SUPPLIED MATERIAL ::
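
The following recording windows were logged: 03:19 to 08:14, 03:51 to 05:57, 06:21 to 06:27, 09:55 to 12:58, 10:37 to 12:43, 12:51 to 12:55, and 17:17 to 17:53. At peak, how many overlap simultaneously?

2

Sweep endpoints in order; track running count of active intervals.
Peak of 2 reached at 03:51.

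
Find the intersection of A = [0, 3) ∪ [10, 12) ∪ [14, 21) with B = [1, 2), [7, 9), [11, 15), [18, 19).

[0, 3) overlaps B on [1, 2).
[10, 12) overlaps B on [11, 12).
[14, 21) overlaps B on [14, 15), [18, 19).

[1, 2) ∪ [11, 12) ∪ [14, 15) ∪ [18, 19)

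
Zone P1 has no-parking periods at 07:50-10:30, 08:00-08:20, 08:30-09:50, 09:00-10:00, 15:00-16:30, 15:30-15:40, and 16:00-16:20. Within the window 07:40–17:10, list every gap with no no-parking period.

07:40–07:50, 10:30–15:00, 16:30–17:10

The merged coverage is 07:50–10:30, 15:00–16:30.
Complement within 07:40–17:10: 07:40–07:50, 10:30–15:00, 16:30–17:10.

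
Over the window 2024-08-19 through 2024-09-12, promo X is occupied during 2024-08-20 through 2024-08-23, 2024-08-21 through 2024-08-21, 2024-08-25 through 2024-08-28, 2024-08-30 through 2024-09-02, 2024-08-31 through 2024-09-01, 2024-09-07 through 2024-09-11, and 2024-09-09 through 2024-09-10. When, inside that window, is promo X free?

After merging, the occupied span is 2024-08-20 through 2024-08-23, 2024-08-25 through 2024-08-28, 2024-08-30 through 2024-09-02, 2024-09-07 through 2024-09-11.
Complement within 2024-08-19 through 2024-09-12: 2024-08-19 through 2024-08-19, 2024-08-24 through 2024-08-24, 2024-08-29 through 2024-08-29, 2024-09-03 through 2024-09-06, 2024-09-12 through 2024-09-12.

2024-08-19 through 2024-08-19, 2024-08-24 through 2024-08-24, 2024-08-29 through 2024-08-29, 2024-09-03 through 2024-09-06, 2024-09-12 through 2024-09-12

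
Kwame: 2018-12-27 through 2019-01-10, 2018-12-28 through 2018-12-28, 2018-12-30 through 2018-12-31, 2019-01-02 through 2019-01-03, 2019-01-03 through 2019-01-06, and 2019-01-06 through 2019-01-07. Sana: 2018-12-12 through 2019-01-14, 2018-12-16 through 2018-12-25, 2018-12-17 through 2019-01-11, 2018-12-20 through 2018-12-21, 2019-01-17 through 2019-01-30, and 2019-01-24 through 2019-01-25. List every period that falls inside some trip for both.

First set merges to 2018-12-27 through 2019-01-10.
Second set merges to 2018-12-12 through 2019-01-14, 2019-01-17 through 2019-01-30.
2018-12-27 through 2019-01-10 overlaps B on 2018-12-27 through 2019-01-10.

2018-12-27 through 2019-01-10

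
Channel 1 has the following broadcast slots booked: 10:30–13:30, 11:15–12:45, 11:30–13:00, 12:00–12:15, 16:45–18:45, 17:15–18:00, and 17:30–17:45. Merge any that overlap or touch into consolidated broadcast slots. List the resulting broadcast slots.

10:30-13:30, 16:45-18:45

11:15-12:45 overlaps/touches 10:30-13:30 → extend to 10:30-13:30.
11:30-13:00 overlaps/touches 10:30-13:30 → extend to 10:30-13:30.
12:00-12:15 overlaps/touches 10:30-13:30 → extend to 10:30-13:30.
16:45-18:45 is disjoint → start new block.
17:15-18:00 overlaps/touches 16:45-18:45 → extend to 16:45-18:45.
17:30-17:45 overlaps/touches 16:45-18:45 → extend to 16:45-18:45.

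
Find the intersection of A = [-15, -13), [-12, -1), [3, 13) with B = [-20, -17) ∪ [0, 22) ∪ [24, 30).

[-15, -13): no overlap with the second set.
[-12, -1): no overlap with the second set.
[3, 13) meets the second set on [3, 13).

[3, 13)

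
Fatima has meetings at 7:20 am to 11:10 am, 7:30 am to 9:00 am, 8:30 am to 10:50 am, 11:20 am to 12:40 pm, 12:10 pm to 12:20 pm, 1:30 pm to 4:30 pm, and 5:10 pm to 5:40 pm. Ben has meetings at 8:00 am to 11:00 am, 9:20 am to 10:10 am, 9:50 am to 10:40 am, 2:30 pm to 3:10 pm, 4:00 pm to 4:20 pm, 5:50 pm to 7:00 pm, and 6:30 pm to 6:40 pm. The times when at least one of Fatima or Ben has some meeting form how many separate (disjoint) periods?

A, merged: 7:20 am–11:10 am, 11:20 am–12:40 pm, 1:30 pm–4:30 pm, 5:10 pm–5:40 pm.
B, merged: 8:00 am–11:00 am, 2:30 pm–3:10 pm, 4:00 pm–4:20 pm, 5:50 pm–7:00 pm.
A ∪ B = 7:20 am–11:10 am, 11:20 am–12:40 pm, 1:30 pm–4:30 pm, 5:10 pm–5:40 pm, 5:50 pm–7:00 pm.
That is 5 disjoint pieces.

5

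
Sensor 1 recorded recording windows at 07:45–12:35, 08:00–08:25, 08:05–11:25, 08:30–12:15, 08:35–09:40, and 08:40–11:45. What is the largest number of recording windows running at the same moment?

5

Sweep endpoints in order; track running count of active intervals.
Peak of 5 reached at 08:40.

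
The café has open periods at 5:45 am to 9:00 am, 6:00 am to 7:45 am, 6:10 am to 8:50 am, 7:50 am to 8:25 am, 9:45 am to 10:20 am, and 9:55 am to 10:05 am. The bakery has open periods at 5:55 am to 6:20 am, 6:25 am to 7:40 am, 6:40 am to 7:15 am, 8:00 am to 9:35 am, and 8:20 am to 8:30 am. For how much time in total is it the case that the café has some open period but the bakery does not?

A, merged: 5:45 am–9:00 am, 9:45 am–10:20 am.
B, merged: 5:55 am–6:20 am, 6:25 am–7:40 am, 8:00 am–9:35 am.
A \ B = 5:45 am–5:55 am, 6:20 am–6:25 am, 7:40 am–8:00 am, 9:45 am–10:20 am.
Total: 10 min + 5 min + 20 min + 35 min = 1 h 10 min.

1 h 10 min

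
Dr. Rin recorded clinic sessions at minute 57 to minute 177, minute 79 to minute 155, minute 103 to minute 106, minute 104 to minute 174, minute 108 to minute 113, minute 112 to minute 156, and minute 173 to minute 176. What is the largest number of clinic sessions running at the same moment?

5

Sweep endpoints in order; track running count of active intervals.
Peak of 5 reached at minute 112.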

YOUR INSTRUCTIONS ::
Everything in the listing must be written out again without any change.

SOLUTION TO THIS TASK ::
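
The following recording windows were logged: 03:19 to 08:14, 03:51 to 05:57, 06:21 to 06:27, 09:55 to 12:58, 10:37 to 12:43, 12:51 to 12:55, and 17:17 to 17:53. At peak, how many overlap simultaneously?

2

Sweep endpoints in order; track running count of active intervals.
Peak of 2 reached at 03:51.

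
Find the intersection of A = [0, 3) ∪ [10, 12) ∪ [14, 21) with B = [1, 2), [7, 9), [11, 15), [18, 19).

[0, 3) overlaps B on [1, 2).
[10, 12) overlaps B on [11, 12).
[14, 21) overlaps B on [14, 15), [18, 19).

[1, 2) ∪ [11, 12) ∪ [14, 15) ∪ [18, 19)

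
Zone P1 has no-parking periods at 07:50-10:30, 08:00-08:20, 08:30-09:50, 09:00-10:00, 15:00-16:30, 15:30-15:40, and 16:00-16:20. Within the window 07:40–17:10, list every gap with no no-parking period.

07:40–07:50, 10:30–15:00, 16:30–17:10

The merged coverage is 07:50–10:30, 15:00–16:30.
Complement within 07:40–17:10: 07:40–07:50, 10:30–15:00, 16:30–17:10.

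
Over the window 2024-08-19 through 2024-09-12, promo X is occupied during 2024-08-20 through 2024-08-23, 2024-08-21 through 2024-08-21, 2024-08-25 through 2024-08-28, 2024-08-30 through 2024-09-02, 2024-08-31 through 2024-09-01, 2024-09-07 through 2024-09-11, and 2024-09-09 through 2024-09-10. When, inside that window, is promo X free?

After merging, the occupied span is 2024-08-20 through 2024-08-23, 2024-08-25 through 2024-08-28, 2024-08-30 through 2024-09-02, 2024-09-07 through 2024-09-11.
Complement within 2024-08-19 through 2024-09-12: 2024-08-19 through 2024-08-19, 2024-08-24 through 2024-08-24, 2024-08-29 through 2024-08-29, 2024-09-03 through 2024-09-06, 2024-09-12 through 2024-09-12.

2024-08-19 through 2024-08-19, 2024-08-24 through 2024-08-24, 2024-08-29 through 2024-08-29, 2024-09-03 through 2024-09-06, 2024-09-12 through 2024-09-12

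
Kwame: 2018-12-27 through 2019-01-10, 2018-12-28 through 2018-12-28, 2018-12-30 through 2018-12-31, 2019-01-02 through 2019-01-03, 2019-01-03 through 2019-01-06, and 2019-01-06 through 2019-01-07. Sana: 2018-12-12 through 2019-01-14, 2018-12-16 through 2018-12-25, 2018-12-17 through 2019-01-11, 2018-12-20 through 2018-12-21, 2019-01-17 through 2019-01-30, and 2019-01-24 through 2019-01-25. List every period that falls inside some trip for both.

First set merges to 2018-12-27 through 2019-01-10.
Second set merges to 2018-12-12 through 2019-01-14, 2019-01-17 through 2019-01-30.
2018-12-27 through 2019-01-10 overlaps B on 2018-12-27 through 2019-01-10.

2018-12-27 through 2019-01-10

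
Channel 1 has the following broadcast slots booked: 10:30–13:30, 11:15–12:45, 11:30–13:00, 12:00–12:15, 16:45–18:45, 17:15–18:00, and 17:30–17:45. Merge any that overlap or touch into consolidated broadcast slots. List the resulting broadcast slots.

10:30-13:30, 16:45-18:45

11:15-12:45 overlaps/touches 10:30-13:30 → extend to 10:30-13:30.
11:30-13:00 overlaps/touches 10:30-13:30 → extend to 10:30-13:30.
12:00-12:15 overlaps/touches 10:30-13:30 → extend to 10:30-13:30.
16:45-18:45 is disjoint → start new block.
17:15-18:00 overlaps/touches 16:45-18:45 → extend to 16:45-18:45.
17:30-17:45 overlaps/touches 16:45-18:45 → extend to 16:45-18:45.

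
Find the intersection of A = [-15, -13), [-12, -1), [3, 13) with B = [-20, -17) ∪ [0, 22) ∪ [24, 30).

[-15, -13): no overlap with the second set.
[-12, -1): no overlap with the second set.
[3, 13) meets the second set on [3, 13).

[3, 13)

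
Fatima has meetings at 7:20 am to 11:10 am, 7:30 am to 9:00 am, 8:30 am to 10:50 am, 11:20 am to 12:40 pm, 12:10 pm to 12:20 pm, 1:30 pm to 4:30 pm, and 5:10 pm to 5:40 pm. Ben has meetings at 8:00 am to 11:00 am, 9:20 am to 10:10 am, 9:50 am to 10:40 am, 2:30 pm to 3:10 pm, 4:00 pm to 4:20 pm, 5:50 pm to 7:00 pm, and 6:30 pm to 6:40 pm. The times when at least one of Fatima or Ben has some meeting form how many separate (disjoint) periods?

A, merged: 7:20 am–11:10 am, 11:20 am–12:40 pm, 1:30 pm–4:30 pm, 5:10 pm–5:40 pm.
B, merged: 8:00 am–11:00 am, 2:30 pm–3:10 pm, 4:00 pm–4:20 pm, 5:50 pm–7:00 pm.
A ∪ B = 7:20 am–11:10 am, 11:20 am–12:40 pm, 1:30 pm–4:30 pm, 5:10 pm–5:40 pm, 5:50 pm–7:00 pm.
That is 5 disjoint pieces.

5

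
Sensor 1 recorded recording windows at 07:45–12:35, 08:00–08:25, 08:05–11:25, 08:30–12:15, 08:35–09:40, and 08:40–11:45. What is the largest number of recording windows running at the same moment?

5

Sweep endpoints in order; track running count of active intervals.
Peak of 5 reached at 08:40.

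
The café has open periods at 5:45 am to 9:00 am, 6:00 am to 7:45 am, 6:10 am to 8:50 am, 7:50 am to 8:25 am, 9:45 am to 10:20 am, and 9:55 am to 10:05 am. The bakery has open periods at 5:55 am to 6:20 am, 6:25 am to 7:40 am, 6:40 am to 7:15 am, 8:00 am to 9:35 am, and 8:20 am to 8:30 am. For how much time in total is it the case that the café has some open period but the bakery does not?

A, merged: 5:45 am–9:00 am, 9:45 am–10:20 am.
B, merged: 5:55 am–6:20 am, 6:25 am–7:40 am, 8:00 am–9:35 am.
A \ B = 5:45 am–5:55 am, 6:20 am–6:25 am, 7:40 am–8:00 am, 9:45 am–10:20 am.
Total: 10 min + 5 min + 20 min + 35 min = 1 h 10 min.

1 h 10 min

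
Dr. Rin recorded clinic sessions at minute 57 to minute 177, minute 79 to minute 155, minute 103 to minute 106, minute 104 to minute 174, minute 108 to minute 113, minute 112 to minute 156, and minute 173 to minute 176. What is the largest number of clinic sessions running at the same moment?

5

Sweep endpoints in order; track running count of active intervals.
Peak of 5 reached at minute 112.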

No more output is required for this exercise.